Would you copy each line of the data below that has "gross"?

▶ _GIVEN RECORDS_
----------

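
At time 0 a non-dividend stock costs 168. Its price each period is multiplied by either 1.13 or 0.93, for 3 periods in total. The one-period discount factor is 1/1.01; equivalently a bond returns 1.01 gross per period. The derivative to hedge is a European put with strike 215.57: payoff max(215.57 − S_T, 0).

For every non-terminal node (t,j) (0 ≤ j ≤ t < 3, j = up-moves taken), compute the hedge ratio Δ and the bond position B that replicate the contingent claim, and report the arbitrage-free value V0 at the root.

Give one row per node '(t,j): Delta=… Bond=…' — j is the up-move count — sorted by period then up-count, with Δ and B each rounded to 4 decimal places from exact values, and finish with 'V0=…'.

Under the risk-neutral measure, an up-move has probability p* = (R−d)/(u−d) = 0.4000 and values discount at R = 1.01.
At expiry t=3: V(3,0)=80.4380, V(3,1)=51.3774, V(3,2)=16.0671, V(3,3)=0.0000
Node (2,0) S=145.3032: V=(p*·51.3774+(1−p*)·80.4380)/1.01=68.1324; Δ=(51.3774−80.4380)/(164.1926−135.1320)=-1.0000; B=V−Δ·S=213.4356
Node (2,1) S=176.5512: V=(p*·16.0671+(1−p*)·51.3774)/1.01=36.8844; Δ=(16.0671−51.3774)/(199.5029−164.1926)=-1.0000; B=V−Δ·S=213.4356
Node (2,2) S=214.5192: V=(p*·0.0000+(1−p*)·16.0671)/1.01=9.5448; Δ=(0.0000−16.0671)/(242.4067−199.5029)=-0.3745; B=V−Δ·S=89.8806
Node (1,0) S=156.2400: V=(p*·36.8844+(1−p*)·68.1324)/1.01=55.0824; Δ=(36.8844−68.1324)/(176.5512−145.3032)=-1.0000; B=V−Δ·S=211.3224
Node (1,1) S=189.8400: V=(p*·9.5448+(1−p*)·36.8844)/1.01=25.6917; Δ=(9.5448−36.8844)/(214.5192−176.5512)=-0.7201; B=V−Δ·S=162.3897
Node (0,0) S=168.0000: V=(p*·25.6917+(1−p*)·55.0824)/1.01=42.8972; Δ=(25.6917−55.0824)/(189.8400−156.2400)=-0.8747; B=V−Δ·S=189.8508
Check: Δ(0,0)·S0 + B(0,0) = 42.8972 = V0.

(0,0): Delta=-0.8747 Bond=189.8508
(1,0): Delta=-1.0000 Bond=211.3224
(1,1): Delta=-0.7201 Bond=162.3897
(2,0): Delta=-1.0000 Bond=213.4356
(2,1): Delta=-1.0000 Bond=213.4356
(2,2): Delta=-0.3745 Bond=89.8806
V0=42.8972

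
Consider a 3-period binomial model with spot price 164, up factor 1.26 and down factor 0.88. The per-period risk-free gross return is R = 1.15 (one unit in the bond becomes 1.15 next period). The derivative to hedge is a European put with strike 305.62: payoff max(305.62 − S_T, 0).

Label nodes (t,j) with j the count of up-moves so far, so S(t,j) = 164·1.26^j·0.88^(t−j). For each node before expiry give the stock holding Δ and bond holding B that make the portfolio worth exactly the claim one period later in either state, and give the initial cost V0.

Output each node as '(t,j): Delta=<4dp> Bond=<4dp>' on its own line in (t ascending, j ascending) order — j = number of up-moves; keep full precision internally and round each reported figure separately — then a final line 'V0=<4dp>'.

Under the risk-neutral measure, an up-move has probability p* = (R−d)/(u−d) = 0.7105 and values discount at R = 1.15.
Terminal payoffs: V(3,0)=193.8586, V(3,1)=145.5980, V(3,2)=76.4976, V(3,3)=0.0000
Node (2,0) S=127.0016: V=(p*·145.5980+(1−p*)·193.8586)/1.15=138.7549; Δ=(145.5980−193.8586)/(160.0220−111.7614)=-1.0000; B=V−Δ·S=265.7565
Node (2,1) S=181.8432: V=(p*·76.4976+(1−p*)·145.5980)/1.15=83.9133; Δ=(76.4976−145.5980)/(229.1224−160.0220)=-1.0000; B=V−Δ·S=265.7565
Node (2,2) S=260.3664: V=(p*·0.0000+(1−p*)·76.4976)/1.15=19.2557; Δ=(0.0000−76.4976)/(328.0617−229.1224)=-0.7732; B=V−Δ·S=220.5651
Node (1,0) S=144.3200: V=(p*·83.9133+(1−p*)·138.7549)/1.15=86.7726; Δ=(83.9133−138.7549)/(181.8432−127.0016)=-1.0000; B=V−Δ·S=231.0926
Node (1,1) S=206.6400: V=(p*·19.2557+(1−p*)·83.9133)/1.15=33.0194; Δ=(19.2557−83.9133)/(260.3664−181.8432)=-0.8234; B=V−Δ·S=203.1711
Node (0,0) S=164.0000: V=(p*·33.0194+(1−p*)·86.7726)/1.15=42.2431; Δ=(33.0194−86.7726)/(206.6400−144.3200)=-0.8625; B=V−Δ·S=183.6988
Each (Δ,B) replicates both successor values, so the strategy is self-financing and V0 is arbitrage-free.

(0,0): Delta=-0.8625 Bond=183.6988
(1,0): Delta=-1.0000 Bond=231.0926
(1,1): Delta=-0.8234 Bond=203.1711
(2,0): Delta=-1.0000 Bond=265.7565
(2,1): Delta=-1.0000 Bond=265.7565
(2,2): Delta=-0.7732 Bond=220.5651
V0=42.2431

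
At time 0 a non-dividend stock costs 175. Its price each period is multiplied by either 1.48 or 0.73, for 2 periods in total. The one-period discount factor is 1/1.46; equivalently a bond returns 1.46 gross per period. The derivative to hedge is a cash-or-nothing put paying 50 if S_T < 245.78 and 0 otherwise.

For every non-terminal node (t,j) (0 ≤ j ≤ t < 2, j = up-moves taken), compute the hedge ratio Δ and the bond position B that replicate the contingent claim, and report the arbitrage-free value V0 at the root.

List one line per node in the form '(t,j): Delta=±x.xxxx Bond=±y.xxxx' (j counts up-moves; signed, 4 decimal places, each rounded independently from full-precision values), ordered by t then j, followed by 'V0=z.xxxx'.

The replicating-portfolio and risk-neutral prices coincide; use p* = (1.46−0.73)/(1.48−0.73) = 0.9733 for the latter.
Terminal values V(2,·): V(2,0)=50.0000, V(2,1)=50.0000, V(2,2)=0.0000
Node (1,0) S=127.7500: V=(p*·50.0000+(1−p*)·50.0000)/1.46=34.2466; Δ=(50.0000−50.0000)/(189.0700−93.2575)=0.0000; B=V−Δ·S=34.2466
Node (1,1) S=259.0000: V=(p*·0.0000+(1−p*)·50.0000)/1.46=0.9132; Δ=(0.0000−50.0000)/(383.3200−189.0700)=-0.2574; B=V−Δ·S=67.5799
Node (0,0) S=175.0000: V=(p*·0.9132+(1−p*)·34.2466)/1.46=1.2343; Δ=(0.9132−34.2466)/(259.0000−127.7500)=-0.2540; B=V−Δ·S=45.6788
Self-financing check: at every node Δ·S+B equals the discounted successor values.

(0,0): Delta=-0.2540 Bond=45.6788
(1,0): Delta=0.0000 Bond=34.2466
(1,1): Delta=-0.2574 Bond=67.5799
V0=1.2343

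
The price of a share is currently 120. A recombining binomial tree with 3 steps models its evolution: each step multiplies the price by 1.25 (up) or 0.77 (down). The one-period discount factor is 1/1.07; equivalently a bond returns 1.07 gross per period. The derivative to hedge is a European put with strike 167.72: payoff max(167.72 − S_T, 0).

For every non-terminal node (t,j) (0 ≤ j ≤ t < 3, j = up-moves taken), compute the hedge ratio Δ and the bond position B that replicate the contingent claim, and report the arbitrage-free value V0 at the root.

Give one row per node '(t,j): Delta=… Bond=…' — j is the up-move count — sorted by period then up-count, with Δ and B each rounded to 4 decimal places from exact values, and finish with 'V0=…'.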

----------

▶ _SOLUTION FOR THIS TASK_
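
At time 0 a non-dividend stock costs 168. Its price each period is multiplied by either 1.13 or 0.93, for 3 periods in total. The one-period discount factor is 1/1.01; equivalently a bond returns 1.01 gross per period. The derivative to hedge is a European put with strike 215.57: payoff max(215.57 − S_T, 0).
Consider a 3-period binomial model with spot price 164, up factor 1.26 and down factor 0.88. The per-period risk-free gross return is R = 1.15 (one unit in the bond becomes 1.15 next period). The derivative to hedge is a European put with strike 305.62: payoff max(305.62 − S_T, 0).
At time 0 a non-dividend stock costs 175. Its price each period is multiplied by either 1.48 or 0.73, for 2 periods in total. The one-period discount factor is 1/1.46; equivalently a bond returns 1.46 gross per period. The derivative to hedge is a cash-or-nothing put paying 50 if S_T < 245.78 and 0 otherwise.
The price of a share is currently 120. A recombining binomial tree with 3 steps models its evolution: each step multiplies the price by 1.25 (up) or 0.77 (down). The one-period discount factor is 1/1.07; equivalently a bond returns 1.07 gross per period. The derivative to hedge is a European put with strike 167.72: payoff max(167.72 − S_T, 0).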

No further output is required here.